__The task__. Give each entry back by retyping it exactly as written.

__Stored items__.
>>>
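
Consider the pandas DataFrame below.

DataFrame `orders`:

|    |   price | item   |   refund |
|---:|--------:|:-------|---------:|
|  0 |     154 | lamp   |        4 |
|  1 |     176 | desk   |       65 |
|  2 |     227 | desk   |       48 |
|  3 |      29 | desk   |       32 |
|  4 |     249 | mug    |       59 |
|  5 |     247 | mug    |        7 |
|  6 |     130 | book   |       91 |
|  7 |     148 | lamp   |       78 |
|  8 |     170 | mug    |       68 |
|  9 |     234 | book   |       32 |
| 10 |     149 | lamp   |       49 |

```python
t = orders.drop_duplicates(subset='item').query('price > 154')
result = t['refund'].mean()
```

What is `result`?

62.0

drop duplicate item (keep=first):
   price  item  refund
0    154  lamp       4
1    176  desk      65
4    249   mug      59
6    130  book      91
filter rows where price > 154:
   price  item  refund
1    176  desk      65
4    249   mug      59
Reading off the mean of column 'refund', we get 62.0.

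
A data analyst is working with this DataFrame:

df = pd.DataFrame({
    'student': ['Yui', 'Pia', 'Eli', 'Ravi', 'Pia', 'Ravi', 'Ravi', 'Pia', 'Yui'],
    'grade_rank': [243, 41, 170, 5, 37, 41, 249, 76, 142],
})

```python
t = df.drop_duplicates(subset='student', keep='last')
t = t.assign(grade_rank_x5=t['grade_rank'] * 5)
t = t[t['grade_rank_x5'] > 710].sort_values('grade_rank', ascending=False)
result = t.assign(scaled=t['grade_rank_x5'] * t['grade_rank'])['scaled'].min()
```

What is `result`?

144500

drop duplicate student (keep=last):
  student  grade_rank
2     Eli         170
6    Ravi         249
7     Pia          76
8     Yui         142
add column grade_rank_x5 = t['grade_rank'] * 5:
  student  grade_rank  grade_rank_x5
2     Eli         170            850
6    Ravi         249           1245
7     Pia          76            380
8     Yui         142            710
filter rows where grade_rank_x5 > 710:
  student  grade_rank  grade_rank_x5
2     Eli         170            850
6    Ravi         249           1245
sort by grade_rank descending:
  student  grade_rank  grade_rank_x5
6    Ravi         249           1245
2     Eli         170            850
add column scaled = t['grade_rank_x5'] * t['grade_rank']:
  student  grade_rank  grade_rank_x5  scaled
6    Ravi         249           1245  310005
2     Eli         170            850  144500
Finally, min of column 'scaled' = 144500.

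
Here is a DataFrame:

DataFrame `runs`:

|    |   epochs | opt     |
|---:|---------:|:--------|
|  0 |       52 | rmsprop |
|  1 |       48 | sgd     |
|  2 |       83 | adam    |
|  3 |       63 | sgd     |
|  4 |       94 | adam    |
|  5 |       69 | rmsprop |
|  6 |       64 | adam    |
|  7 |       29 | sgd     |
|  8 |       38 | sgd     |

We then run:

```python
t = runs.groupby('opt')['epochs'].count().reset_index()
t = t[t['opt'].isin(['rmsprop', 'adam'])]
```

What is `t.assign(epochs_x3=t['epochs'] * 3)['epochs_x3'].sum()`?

15

group by opt, count of epochs:
opt
adam       3
rmsprop    2
sgd        4
Name: epochs, dtype: int64
reset_index():
       opt  epochs
0     adam       3
1  rmsprop       2
2      sgd       4
filter rows where opt in ['rmsprop', 'adam']:
       opt  epochs
0     adam       3
1  rmsprop       2
add column epochs_x3 = t['epochs'] * 3:
       opt  epochs  epochs_x3
0     adam       3          9
1  rmsprop       2          6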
<<<
__Response area__.
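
Consider the pandas DataFrame below.

DataFrame `orders`:

|    |   price | item   |   refund |
|---:|--------:|:-------|---------:|
|  0 |     154 | lamp   |        4 |
|  1 |     176 | desk   |       65 |
|  2 |     227 | desk   |       48 |
|  3 |      29 | desk   |       32 |
|  4 |     249 | mug    |       59 |
|  5 |     247 | mug    |        7 |
|  6 |     130 | book   |       91 |
|  7 |     148 | lamp   |       78 |
|  8 |     170 | mug    |       68 |
|  9 |     234 | book   |       32 |
| 10 |     149 | lamp   |       49 |

```python
t = orders.drop_duplicates(subset='item').query('price > 154')
result = t['refund'].mean()
```

What is `result`?

62.0

drop duplicate item (keep=first):
   price  item  refund
0    154  lamp       4
1    176  desk      65
4    249   mug      59
6    130  book      91
filter rows where price > 154:
   price  item  refund
1    176  desk      65
4    249   mug      59
Reading off the mean of column 'refund', we get 62.0.

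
A data analyst is working with this DataFrame:

df = pd.DataFrame({
    'student': ['Yui', 'Pia', 'Eli', 'Ravi', 'Pia', 'Ravi', 'Ravi', 'Pia', 'Yui'],
    'grade_rank': [243, 41, 170, 5, 37, 41, 249, 76, 142],
})

```python
t = df.drop_duplicates(subset='student', keep='last')
t = t.assign(grade_rank_x5=t['grade_rank'] * 5)
t = t[t['grade_rank_x5'] > 710].sort_values('grade_rank', ascending=False)
result = t.assign(scaled=t['grade_rank_x5'] * t['grade_rank'])['scaled'].min()
```

What is `result`?

144500

drop duplicate student (keep=last):
  student  grade_rank
2     Eli         170
6    Ravi         249
7     Pia          76
8     Yui         142
add column grade_rank_x5 = t['grade_rank'] * 5:
  student  grade_rank  grade_rank_x5
2     Eli         170            850
6    Ravi         249           1245
7     Pia          76            380
8     Yui         142            710
filter rows where grade_rank_x5 > 710:
  student  grade_rank  grade_rank_x5
2     Eli         170            850
6    Ravi         249           1245
sort by grade_rank descending:
  student  grade_rank  grade_rank_x5
6    Ravi         249           1245
2     Eli         170            850
add column scaled = t['grade_rank_x5'] * t['grade_rank']:
  student  grade_rank  grade_rank_x5  scaled
6    Ravi         249           1245  310005
2     Eli         170            850  144500
Finally, min of column 'scaled' = 144500.

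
Here is a DataFrame:

DataFrame `runs`:

|    |   epochs | opt     |
|---:|---------:|:--------|
|  0 |       52 | rmsprop |
|  1 |       48 | sgd     |
|  2 |       83 | adam    |
|  3 |       63 | sgd     |
|  4 |       94 | adam    |
|  5 |       69 | rmsprop |
|  6 |       64 | adam    |
|  7 |       29 | sgd     |
|  8 |       38 | sgd     |

We then run:

```python
t = runs.groupby('opt')['epochs'].count().reset_index()
t = t[t['opt'].isin(['rmsprop', 'adam'])]
```

What is `t.assign(epochs_x3=t['epochs'] * 3)['epochs_x3'].sum()`?

15

group by opt, count of epochs:
opt
adam       3
rmsprop    2
sgd        4
Name: epochs, dtype: int64
reset_index():
       opt  epochs
0     adam       3
1  rmsprop       2
2      sgd       4
filter rows where opt in ['rmsprop', 'adam']:
       opt  epochs
0     adam       3
1  rmsprop       2
add column epochs_x3 = t['epochs'] * 3:
       opt  epochs  epochs_x3
0     adam       3          9
1  rmsprop       2          6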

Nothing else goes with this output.